╭──

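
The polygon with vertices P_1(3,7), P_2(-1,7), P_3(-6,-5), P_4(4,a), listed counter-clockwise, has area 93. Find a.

-7

The doubled signed area Σ (x_i y_{i+1} − x_{i+1} y_i) is linear in a.
With a=0 it equals 123; the coefficient of a is -9 (from the two edges through P_4).
So -9·a + 123 = 2·93 = 186 ⇒ a = -7.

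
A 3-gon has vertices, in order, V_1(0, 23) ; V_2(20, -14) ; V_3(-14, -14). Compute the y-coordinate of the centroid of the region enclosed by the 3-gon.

Apply Gauss's area formula. First the cross-terms c_i = x_i·y_{i+1} − x_{i+1}·y_i:
  -460, -476, -322  ⇒  2A = -1258, A = -629.
Then Σ (y_i + y_{i+1})·c_i = 6290, so ȳ = 6290 / (6·(-629)) = -5/3.

-5/3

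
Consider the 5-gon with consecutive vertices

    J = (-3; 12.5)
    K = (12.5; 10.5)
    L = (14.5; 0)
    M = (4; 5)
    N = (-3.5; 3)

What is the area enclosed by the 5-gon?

136.375

Apply the shoelace (surveyor's) formula: 2A = Σ (x_i·y_{i+1} − x_{i+1}·y_i), indices taken mod 5.
Σ = (-187.75) + (-152.25) + (72.5) + (29.5) + (-34.75) = -272.75
Area = |Σ|/2 = 136.375.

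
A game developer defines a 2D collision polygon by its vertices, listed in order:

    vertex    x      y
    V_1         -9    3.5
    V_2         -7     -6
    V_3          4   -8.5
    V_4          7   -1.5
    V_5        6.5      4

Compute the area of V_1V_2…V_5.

156

V_1→V_2: (-9)(-6) − (-7)(3.5) = 78.5
V_2→V_3: (-7)(-8.5) − (4)(-6) = 83.5
V_3→V_4: (4)(-1.5) − (7)(-8.5) = 53.5
V_4→V_5: (7)(4) − (6.5)(-1.5) = 37.75
V_5→V_1: (6.5)(3.5) − (-9)(4) = 58.75
Σ = 312
Area = |Σ|/2 = 156.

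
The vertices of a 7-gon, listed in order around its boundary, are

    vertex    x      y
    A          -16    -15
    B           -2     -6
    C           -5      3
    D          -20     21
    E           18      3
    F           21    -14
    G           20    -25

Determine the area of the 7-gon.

Apply the shoelace (surveyor's) formula: 2A = Σ (x_i·y_{i+1} − x_{i+1}·y_i), indices taken mod 7.
A→B: (-16)(-6) − (-2)(-15) = 66
B→C: (-2)(3) − (-5)(-6) = -36
C→D: (-5)(21) − (-20)(3) = -45
D→E: (-20)(3) − (18)(21) = -438
E→F: (18)(-14) − (21)(3) = -315
F→G: (21)(-25) − (20)(-14) = -245
G→A: (20)(-15) − (-16)(-25) = -700
Σ = -1713
Area = |Σ|/2 = 856.5.

856.5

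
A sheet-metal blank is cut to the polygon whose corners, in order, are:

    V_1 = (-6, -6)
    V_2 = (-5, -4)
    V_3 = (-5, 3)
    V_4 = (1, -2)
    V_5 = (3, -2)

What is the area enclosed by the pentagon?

30

Apply Gauss's area formula: 2A = Σ (x_i·y_{i+1} − x_{i+1}·y_i), indices taken mod 5.
Σ = (-6) + (-35) + (7) + (4) + (-30) = -60
Area = |Σ|/2 = 30.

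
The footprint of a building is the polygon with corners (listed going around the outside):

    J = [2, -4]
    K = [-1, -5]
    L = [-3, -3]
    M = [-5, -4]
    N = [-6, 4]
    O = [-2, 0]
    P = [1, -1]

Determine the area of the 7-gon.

Cross-terms: -14, -12, -3, -44, 8, 2, -2  ⇒  Σ = -65
Area = |Σ|/2 = 32.5.

32.5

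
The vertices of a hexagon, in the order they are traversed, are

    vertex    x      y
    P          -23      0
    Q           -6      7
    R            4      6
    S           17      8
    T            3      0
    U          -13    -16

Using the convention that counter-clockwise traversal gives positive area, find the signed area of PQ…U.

-367.5

Apply Gauss's area formula: 2A = Σ (x_i·y_{i+1} − x_{i+1}·y_i), indices taken mod 6.
Σ = (-161) + (-64) + (-70) + (-24) + (-48) + (-368) = -735
Signed area = Σ/2 = -367.5 (negative ⇒ clockwise traversal).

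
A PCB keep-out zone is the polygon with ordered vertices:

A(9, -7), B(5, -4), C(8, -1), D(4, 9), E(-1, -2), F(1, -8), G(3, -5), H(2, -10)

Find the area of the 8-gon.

94

Apply Gauss's area formula: 2A = Σ (x_i·y_{i+1} − x_{i+1}·y_i), indices taken mod 8.
Σ = (-1) + (27) + (76) + (1) + (10) + (19) + (-20) + (76) = 188
Area = |Σ|/2 = 94.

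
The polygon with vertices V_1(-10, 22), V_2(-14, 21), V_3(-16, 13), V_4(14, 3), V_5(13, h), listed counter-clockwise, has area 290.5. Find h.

Write out the shoelace sum; only the two edges meeting at V_5 involve h:
2·Area = [(14·h − 13·3) + (13·22 − (-10)·h)] + 22
       = 24·h + 269 = 581
⇒ h = 13.

13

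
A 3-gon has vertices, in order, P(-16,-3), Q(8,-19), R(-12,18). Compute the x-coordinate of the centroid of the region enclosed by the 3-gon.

Apply the shoelace formula. First the cross-terms c_i = x_i·y_{i+1} − x_{i+1}·y_i:
  328, -84, 324  ⇒  2A = 568, A = 284.
Then Σ (x_i + x_{i+1})·c_i = -11360, so x̄ = -11360 / (6·284) = -20/3.

-20/3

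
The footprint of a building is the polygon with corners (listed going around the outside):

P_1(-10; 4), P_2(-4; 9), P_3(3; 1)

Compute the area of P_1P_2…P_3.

41.5

Apply the surveyor's formula: 2A = Σ (x_i·y_{i+1} − x_{i+1}·y_i), indices taken mod 3.
P_1→P_2: (-10)(9) − (-4)(4) = -74
P_2→P_3: (-4)(1) − (3)(9) = -31
P_3→P_1: (3)(4) − (-10)(1) = 22
Σ = -83
Area = |Σ|/2 = 41.5.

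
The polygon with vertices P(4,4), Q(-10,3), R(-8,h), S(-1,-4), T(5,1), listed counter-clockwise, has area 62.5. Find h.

2

The doubled signed area Σ (x_i y_{i+1} − x_{i+1} y_i) is linear in h.
With h=0 it equals 143; the coefficient of h is -9 (from the two edges through R).
So -9·h + 143 = 2·62.5 = 125 ⇒ h = 2.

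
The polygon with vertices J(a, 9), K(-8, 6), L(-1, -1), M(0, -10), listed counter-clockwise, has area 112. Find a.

8

Write out the shoelace sum; only the two edges meeting at J involve a:
2·Area = [(0·9 − a·(-10)) + (a·6 − (-8)·9)] + 24
       = 16·a + 96 = 224
⇒ a = 8.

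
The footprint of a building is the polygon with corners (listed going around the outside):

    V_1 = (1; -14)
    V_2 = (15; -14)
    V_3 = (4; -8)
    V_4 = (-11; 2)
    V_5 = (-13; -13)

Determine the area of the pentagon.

Cross-terms: 196, -64, -80, 169, 195  ⇒  Σ = 416
Area = |Σ|/2 = 208.

208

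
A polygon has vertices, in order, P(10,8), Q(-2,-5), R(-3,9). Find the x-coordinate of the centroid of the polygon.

Apply Gauss's area formula. First the cross-terms c_i = x_i·y_{i+1} − x_{i+1}·y_i:
  -34, -33, -114  ⇒  2A = -181, A = -90.5.
Then Σ (x_i + x_{i+1})·c_i = -905, so x̄ = -905 / (6·(-90.5)) = 5/3.

5/3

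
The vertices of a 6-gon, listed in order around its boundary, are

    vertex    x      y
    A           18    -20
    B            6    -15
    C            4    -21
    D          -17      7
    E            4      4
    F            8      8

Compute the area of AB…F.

472.5

Apply the shoelace formula: 2A = Σ (x_i·y_{i+1} − x_{i+1}·y_i), indices taken mod 6.
Σ = (-150) + (-66) + (-329) + (-96) + (0) + (-304) = -945
Area = |Σ|/2 = 472.5.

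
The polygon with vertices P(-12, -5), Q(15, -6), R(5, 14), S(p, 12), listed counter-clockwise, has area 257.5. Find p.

The doubled signed area Σ (x_i y_{i+1} − x_{i+1} y_i) is linear in p.
With p=0 it equals 591; the coefficient of p is -19 (from the two edges through S).
So -19·p + 591 = 2·257.5 = 515 ⇒ p = 4.

4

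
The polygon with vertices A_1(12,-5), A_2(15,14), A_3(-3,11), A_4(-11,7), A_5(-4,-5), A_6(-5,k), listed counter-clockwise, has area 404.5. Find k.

The doubled signed area Σ (x_i y_{i+1} − x_{i+1} y_i) is linear in k.
With k=0 it equals 633; the coefficient of k is -16 (from the two edges through A_6).
So -16·k + 633 = 2·404.5 = 809 ⇒ k = -11.

-11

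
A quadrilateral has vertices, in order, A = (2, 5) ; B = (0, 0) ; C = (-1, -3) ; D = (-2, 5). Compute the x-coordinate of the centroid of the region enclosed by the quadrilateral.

Apply Gauss's area formula. First the cross-terms c_i = x_i·y_{i+1} − x_{i+1}·y_i:
  0, 0, -11, -20  ⇒  2A = -31, A = -15.5.
Then Σ (x_i + x_{i+1})·c_i = 33, so x̄ = 33 / (6·(-15.5)) = -11/31.

-11/31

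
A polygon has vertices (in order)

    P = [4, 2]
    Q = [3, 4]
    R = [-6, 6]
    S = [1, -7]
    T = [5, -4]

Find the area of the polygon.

72.5

Apply the shoelace formula: 2A = Σ (x_i·y_{i+1} − x_{i+1}·y_i), indices taken mod 5.
Cross-terms: 10, 42, 36, 31, 26  ⇒  Σ = 145
Area = |Σ|/2 = 72.5.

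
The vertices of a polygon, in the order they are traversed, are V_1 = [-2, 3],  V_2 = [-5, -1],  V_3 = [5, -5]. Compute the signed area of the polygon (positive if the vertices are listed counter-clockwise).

26

Apply the shoelace formula: 2A = Σ (x_i·y_{i+1} − x_{i+1}·y_i), indices taken mod 3.
V_1→V_2: (-2)(-1) − (-5)(3) = 17
V_2→V_3: (-5)(-5) − (5)(-1) = 30
V_3→V_1: (5)(3) − (-2)(-5) = 5
Σ = 52
Signed area = Σ/2 = 26 (positive ⇒ counter-clockwise traversal).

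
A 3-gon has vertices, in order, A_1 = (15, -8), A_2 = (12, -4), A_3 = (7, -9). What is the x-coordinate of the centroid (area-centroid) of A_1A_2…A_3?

Apply the shoelace (surveyor's) formula. First the cross-terms c_i = x_i·y_{i+1} − x_{i+1}·y_i:
  36, -80, 79  ⇒  2A = 35, A = 17.5.
Then Σ (x_i + x_{i+1})·c_i = 1190, so x̄ = 1190 / (6·17.5) = 34/3.

34/3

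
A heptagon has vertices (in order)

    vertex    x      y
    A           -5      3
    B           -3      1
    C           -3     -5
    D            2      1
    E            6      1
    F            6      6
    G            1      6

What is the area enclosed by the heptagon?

59

Apply Gauss's area formula: 2A = Σ (x_i·y_{i+1} − x_{i+1}·y_i), indices taken mod 7.
Σ = (4) + (18) + (7) + (-4) + (30) + (30) + (33) = 118
Area = |Σ|/2 = 59.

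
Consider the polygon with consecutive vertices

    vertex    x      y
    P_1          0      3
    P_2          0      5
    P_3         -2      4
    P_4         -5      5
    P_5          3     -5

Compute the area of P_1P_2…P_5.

19.5

P_1→P_2: (0)(5) − (0)(3) = 0
P_2→P_3: (0)(4) − (-2)(5) = 10
P_3→P_4: (-2)(5) − (-5)(4) = 10
P_4→P_5: (-5)(-5) − (3)(5) = 10
P_5→P_1: (3)(3) − (0)(-5) = 9
Σ = 39
Area = |Σ|/2 = 19.5.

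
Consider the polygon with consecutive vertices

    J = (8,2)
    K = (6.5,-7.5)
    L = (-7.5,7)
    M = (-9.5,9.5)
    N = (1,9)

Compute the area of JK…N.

Cross-terms: -73, -10.75, -4.75, -95, -70  ⇒  Σ = -253.5
Area = |Σ|/2 = 126.75.

126.75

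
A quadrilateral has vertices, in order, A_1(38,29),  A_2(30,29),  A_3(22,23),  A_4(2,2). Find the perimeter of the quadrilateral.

|A_1A_2| = √((-8)² + (0)²) = √64 = 8
|A_2A_3| = √((-8)² + (-6)²) = √100 = 10
|A_3A_4| = √((-20)² + (-21)²) = √841 = 29
|A_4A_1| = √((36)² + (27)²) = √2025 = 45
Perimeter = 8 + 10 + 29 + 45 = 92.

92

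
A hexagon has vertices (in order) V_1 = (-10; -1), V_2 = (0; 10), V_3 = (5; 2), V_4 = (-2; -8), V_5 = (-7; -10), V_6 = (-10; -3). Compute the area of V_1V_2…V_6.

160.5

Apply the surveyor's formula: 2A = Σ (x_i·y_{i+1} − x_{i+1}·y_i), indices taken mod 6.
Cross-terms: -100, -50, -36, -36, -79, -20  ⇒  Σ = -321
Area = |Σ|/2 = 160.5.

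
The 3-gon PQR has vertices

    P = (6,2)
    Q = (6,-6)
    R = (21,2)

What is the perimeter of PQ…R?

|PQ| = √((0)² + (-8)²) = √64 = 8
|QR| = √((15)² + (8)²) = √289 = 17
|RP| = √((-15)² + (0)²) = √225 = 15
Perimeter = 8 + 17 + 15 = 40.

40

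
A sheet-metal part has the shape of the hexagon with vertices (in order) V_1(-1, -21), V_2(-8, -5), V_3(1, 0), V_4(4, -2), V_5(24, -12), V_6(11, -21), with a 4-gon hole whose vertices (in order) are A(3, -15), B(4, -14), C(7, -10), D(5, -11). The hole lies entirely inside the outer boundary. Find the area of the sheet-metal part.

388.5

Outer boundary:
Cross-terms: -163, 5, -2, 0, -372, -252  ⇒  Σ = -784
Area = |Σ|/2 = 392.
Hole:
Apply the shoelace formula: 2A = Σ (x_i·y_{i+1} − x_{i+1}·y_i), indices taken mod 4.
Σ = (18) + (58) + (-27) + (-42) = 7
Area = |Σ|/2 = 3.5.
Net area = 392 − 3.5 = 388.5.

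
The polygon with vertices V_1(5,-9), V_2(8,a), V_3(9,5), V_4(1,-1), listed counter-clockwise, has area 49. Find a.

-1

Write out the shoelace sum; only the two edges meeting at V_2 involve a:
2·Area = [(5·a − 8·(-9)) + (8·5 − 9·a)] + -18
       = -4·a + 94 = 98
⇒ a = -1.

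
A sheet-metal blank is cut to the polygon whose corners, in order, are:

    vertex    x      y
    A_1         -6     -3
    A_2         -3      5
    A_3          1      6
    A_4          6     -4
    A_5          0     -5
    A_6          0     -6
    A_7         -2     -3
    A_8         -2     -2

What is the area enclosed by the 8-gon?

76

Σ = (-39) + (-23) + (-40) + (-30) + (0) + (-12) + (-2) + (-6) = -152
Area = |Σ|/2 = 76.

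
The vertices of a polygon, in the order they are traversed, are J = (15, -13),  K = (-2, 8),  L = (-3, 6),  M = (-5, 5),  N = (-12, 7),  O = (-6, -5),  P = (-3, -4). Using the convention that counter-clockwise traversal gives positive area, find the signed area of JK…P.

178

Apply the surveyor's formula: 2A = Σ (x_i·y_{i+1} − x_{i+1}·y_i), indices taken mod 7.
J→K: (15)(8) − (-2)(-13) = 94
K→L: (-2)(6) − (-3)(8) = 12
L→M: (-3)(5) − (-5)(6) = 15
M→N: (-5)(7) − (-12)(5) = 25
N→O: (-12)(-5) − (-6)(7) = 102
O→P: (-6)(-4) − (-3)(-5) = 9
P→J: (-3)(-13) − (15)(-4) = 99
Σ = 356
Signed area = Σ/2 = 178 (positive ⇒ counter-clockwise traversal).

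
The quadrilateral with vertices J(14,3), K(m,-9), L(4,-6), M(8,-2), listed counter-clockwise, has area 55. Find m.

-12

Write out the shoelace sum; only the two edges meeting at K involve m:
2·Area = [(14·(-9) − m·3) + (m·(-6) − 4·(-9))] + 92
       = -9·m + 2 = 110
⇒ m = -12.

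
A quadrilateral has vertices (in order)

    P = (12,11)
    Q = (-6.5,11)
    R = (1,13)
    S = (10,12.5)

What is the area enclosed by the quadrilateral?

24.75

Apply the surveyor's formula: 2A = Σ (x_i·y_{i+1} − x_{i+1}·y_i), indices taken mod 4.
Σ = (203.5) + (-95.5) + (-117.5) + (-40) = -49.5
Area = |Σ|/2 = 24.75.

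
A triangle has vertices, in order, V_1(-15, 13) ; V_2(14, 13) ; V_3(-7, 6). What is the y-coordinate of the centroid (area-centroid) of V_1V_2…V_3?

Apply the surveyor's formula. First the cross-terms c_i = x_i·y_{i+1} − x_{i+1}·y_i:
  -377, 175, -1  ⇒  2A = -203, A = -101.5.
Then Σ (y_i + y_{i+1})·c_i = -6496, so ȳ = -6496 / (6·(-101.5)) = 32/3.

32/3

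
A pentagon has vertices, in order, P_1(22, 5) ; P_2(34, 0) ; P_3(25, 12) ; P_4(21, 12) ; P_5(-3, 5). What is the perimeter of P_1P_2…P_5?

82

|P_1P_2| = √((12)² + (-5)²) = √169 = 13
|P_2P_3| = √((-9)² + (12)²) = √225 = 15
|P_3P_4| = √((-4)² + (0)²) = √16 = 4
|P_4P_5| = √((-24)² + (-7)²) = √625 = 25
|P_5P_1| = √((25)² + (0)²) = √625 = 25
Perimeter = 13 + 15 + 4 + 25 + 25 = 82.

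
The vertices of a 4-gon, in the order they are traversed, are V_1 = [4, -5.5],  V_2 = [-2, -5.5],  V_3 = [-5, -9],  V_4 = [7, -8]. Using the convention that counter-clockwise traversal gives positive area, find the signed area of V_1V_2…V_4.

27

Apply the shoelace (surveyor's) formula: 2A = Σ (x_i·y_{i+1} − x_{i+1}·y_i), indices taken mod 4.
Σ = (-33) + (-9.5) + (103) + (-6.5) = 54
Signed area = Σ/2 = 27 (positive ⇒ counter-clockwise traversal).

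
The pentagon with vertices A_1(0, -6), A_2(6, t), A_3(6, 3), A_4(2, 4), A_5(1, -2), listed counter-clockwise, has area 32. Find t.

-1

The doubled signed area Σ (x_i y_{i+1} − x_{i+1} y_i) is linear in t.
With t=0 it equals 58; the coefficient of t is -6 (from the two edges through A_2).
So -6·t + 58 = 2·32 = 64 ⇒ t = -1.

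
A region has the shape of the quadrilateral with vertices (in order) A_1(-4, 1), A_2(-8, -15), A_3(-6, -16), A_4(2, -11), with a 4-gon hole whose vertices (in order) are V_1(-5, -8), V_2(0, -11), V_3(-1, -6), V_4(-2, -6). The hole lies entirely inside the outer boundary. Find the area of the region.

Outer boundary:
A_1→A_2: (-4)(-15) − (-8)(1) = 68
A_2→A_3: (-8)(-16) − (-6)(-15) = 38
A_3→A_4: (-6)(-11) − (2)(-16) = 98
A_4→A_1: (2)(1) − (-4)(-11) = -42
Σ = 162
Area = |Σ|/2 = 81.
Hole:
Σ = (55) + (-11) + (-6) + (-14) = 24
Area = |Σ|/2 = 12.
Net area = 81 − 12 = 69.

69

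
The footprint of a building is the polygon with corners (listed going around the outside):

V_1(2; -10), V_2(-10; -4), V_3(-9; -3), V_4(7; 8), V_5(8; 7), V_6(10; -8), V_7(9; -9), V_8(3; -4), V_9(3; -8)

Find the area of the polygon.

Apply the shoelace (surveyor's) formula: 2A = Σ (x_i·y_{i+1} − x_{i+1}·y_i), indices taken mod 9.
Σ = (-108) + (-6) + (-51) + (-15) + (-134) + (-18) + (-9) + (-12) + (-14) = -367
Area = |Σ|/2 = 183.5.

183.5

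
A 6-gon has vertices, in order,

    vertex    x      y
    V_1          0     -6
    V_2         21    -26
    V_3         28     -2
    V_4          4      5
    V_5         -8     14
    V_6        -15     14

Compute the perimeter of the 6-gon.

126

|V_1V_2| = √((21)² + (-20)²) = √841 = 29
|V_2V_3| = √((7)² + (24)²) = √625 = 25
|V_3V_4| = √((-24)² + (7)²) = √625 = 25
|V_4V_5| = √((-12)² + (9)²) = √225 = 15
|V_5V_6| = √((-7)² + (0)²) = √49 = 7
|V_6V_1| = √((15)² + (-20)²) = √625 = 25
Perimeter = 29 + 25 + 25 + 15 + 7 + 25 = 126.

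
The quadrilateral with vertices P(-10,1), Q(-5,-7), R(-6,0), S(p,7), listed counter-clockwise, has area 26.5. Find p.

-8

The doubled signed area Σ (x_i y_{i+1} − x_{i+1} y_i) is linear in p.
With p=0 it equals 61; the coefficient of p is 1 (from the two edges through S).
So 1·p + 61 = 2·26.5 = 53 ⇒ p = -8.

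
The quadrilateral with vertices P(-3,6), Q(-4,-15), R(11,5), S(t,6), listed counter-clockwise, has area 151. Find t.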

╰──

• Assignment: Repeat, character for character, the lines from the one that holds "Compute the perimeter of the 6-gon." to the final line of the material, inclusive, and no other lines.

• Exercise solution:
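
Compute the perimeter of the 6-gon.

126

|V_1V_2| = √((21)² + (-20)²) = √841 = 29
|V_2V_3| = √((7)² + (24)²) = √625 = 25
|V_3V_4| = √((-24)² + (7)²) = √625 = 25
|V_4V_5| = √((-12)² + (9)²) = √225 = 15
|V_5V_6| = √((-7)² + (0)²) = √49 = 7
|V_6V_1| = √((15)² + (-20)²) = √625 = 25
Perimeter = 29 + 25 + 25 + 15 + 7 + 25 = 126.

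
The quadrilateral with vertices P(-10,1), Q(-5,-7), R(-6,0), S(p,7), listed counter-clockwise, has area 26.5. Find p.

-8

The doubled signed area Σ (x_i y_{i+1} − x_{i+1} y_i) is linear in p.
With p=0 it equals 61; the coefficient of p is 1 (from the two edges through S).
So 1·p + 61 = 2·26.5 = 53 ⇒ p = -8.

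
The quadrilateral with vertices P(-3,6), Q(-4,-15), R(11,5), S(t,6), listed counter-clockwise, has area 151. Find t.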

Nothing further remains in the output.